■ **Requirement**
Repeat the listing that follows exactly, please.

■ **Data**
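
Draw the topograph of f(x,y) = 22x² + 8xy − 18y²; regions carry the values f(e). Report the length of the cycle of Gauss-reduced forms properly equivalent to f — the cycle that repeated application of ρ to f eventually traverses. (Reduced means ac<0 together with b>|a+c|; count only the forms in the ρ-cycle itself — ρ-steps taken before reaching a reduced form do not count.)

D = 1648, ⌊√D⌋ = 40
river: ρ → (-18,28,12)
river: ρ → (12,20,-26)
river: ρ → (-26,32,6)
river: ρ → (6,40,-2)
river: ρ → (-2,40,6)
river: ρ → (6,32,-26)
river: ρ → (-26,20,12)
river: ρ → (12,28,-18)
river: ρ → (-18,8,22)
river: ρ → (22,36,-4)
river: ρ → (-4,36,22)
river: ρ → (22,8,-18)
ρ-cycle length = 12 (tail of 0 descent steps not counted)

12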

■ **Solution for this problem**
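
Draw the topograph of f(x,y) = 22x² + 8xy − 18y²; regions carry the values f(e). Report the length of the cycle of Gauss-reduced forms properly equivalent to f — the cycle that repeated application of ρ to f eventually traverses. (Reduced means ac<0 together with b>|a+c|; count only the forms in the ρ-cycle itself — ρ-steps taken before reaching a reduced form do not count.)

D = 1648, ⌊√D⌋ = 40
river: ρ → (-18,28,12)
river: ρ → (12,20,-26)
river: ρ → (-26,32,6)
river: ρ → (6,40,-2)
river: ρ → (-2,40,6)
river: ρ → (6,32,-26)
river: ρ → (-26,20,12)
river: ρ → (12,28,-18)
river: ρ → (-18,8,22)
river: ρ → (22,36,-4)
river: ρ → (-4,36,22)
river: ρ → (22,8,-18)
ρ-cycle length = 12 (tail of 0 descent steps not counted)

12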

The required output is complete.